- **About this exercise**: For the data that follows, give the number of lines in which "coloring" appears. Add nothing to it.

- **Recorded data**:
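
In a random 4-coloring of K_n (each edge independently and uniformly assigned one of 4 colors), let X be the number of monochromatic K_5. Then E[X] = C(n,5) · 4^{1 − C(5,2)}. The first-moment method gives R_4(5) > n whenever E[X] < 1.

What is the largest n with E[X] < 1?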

--

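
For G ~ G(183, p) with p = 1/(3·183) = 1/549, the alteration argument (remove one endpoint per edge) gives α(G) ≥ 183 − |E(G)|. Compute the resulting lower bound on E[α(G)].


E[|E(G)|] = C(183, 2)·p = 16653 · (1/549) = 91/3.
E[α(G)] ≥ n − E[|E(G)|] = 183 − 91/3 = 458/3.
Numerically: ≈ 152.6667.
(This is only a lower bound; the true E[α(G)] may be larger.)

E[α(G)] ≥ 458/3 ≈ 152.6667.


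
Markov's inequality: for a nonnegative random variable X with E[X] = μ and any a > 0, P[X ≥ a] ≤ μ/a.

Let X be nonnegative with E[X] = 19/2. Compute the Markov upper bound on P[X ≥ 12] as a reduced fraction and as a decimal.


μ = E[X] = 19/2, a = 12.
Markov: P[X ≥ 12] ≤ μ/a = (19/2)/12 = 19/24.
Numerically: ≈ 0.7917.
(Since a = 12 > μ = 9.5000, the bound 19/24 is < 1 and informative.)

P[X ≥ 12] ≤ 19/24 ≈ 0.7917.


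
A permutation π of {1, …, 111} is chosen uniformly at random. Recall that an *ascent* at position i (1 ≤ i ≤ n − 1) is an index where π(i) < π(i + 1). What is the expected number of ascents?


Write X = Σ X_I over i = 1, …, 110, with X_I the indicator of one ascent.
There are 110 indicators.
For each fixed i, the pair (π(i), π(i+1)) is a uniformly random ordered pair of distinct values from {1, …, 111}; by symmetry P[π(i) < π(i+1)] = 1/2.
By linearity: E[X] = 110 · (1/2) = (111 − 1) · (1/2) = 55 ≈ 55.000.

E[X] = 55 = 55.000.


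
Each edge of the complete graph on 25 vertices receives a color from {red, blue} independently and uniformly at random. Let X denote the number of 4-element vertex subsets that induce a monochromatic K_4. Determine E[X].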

* * *

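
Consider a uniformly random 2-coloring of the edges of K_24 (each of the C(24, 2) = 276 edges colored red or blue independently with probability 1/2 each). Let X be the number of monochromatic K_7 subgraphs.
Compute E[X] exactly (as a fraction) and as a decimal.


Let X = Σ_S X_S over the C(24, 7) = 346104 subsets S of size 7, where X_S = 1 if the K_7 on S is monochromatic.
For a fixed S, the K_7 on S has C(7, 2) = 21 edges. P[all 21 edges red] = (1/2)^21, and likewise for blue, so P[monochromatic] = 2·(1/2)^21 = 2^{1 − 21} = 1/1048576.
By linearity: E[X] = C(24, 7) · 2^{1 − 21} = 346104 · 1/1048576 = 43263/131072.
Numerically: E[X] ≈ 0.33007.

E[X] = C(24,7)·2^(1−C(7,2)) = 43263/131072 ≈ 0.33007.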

- **Reply**: 2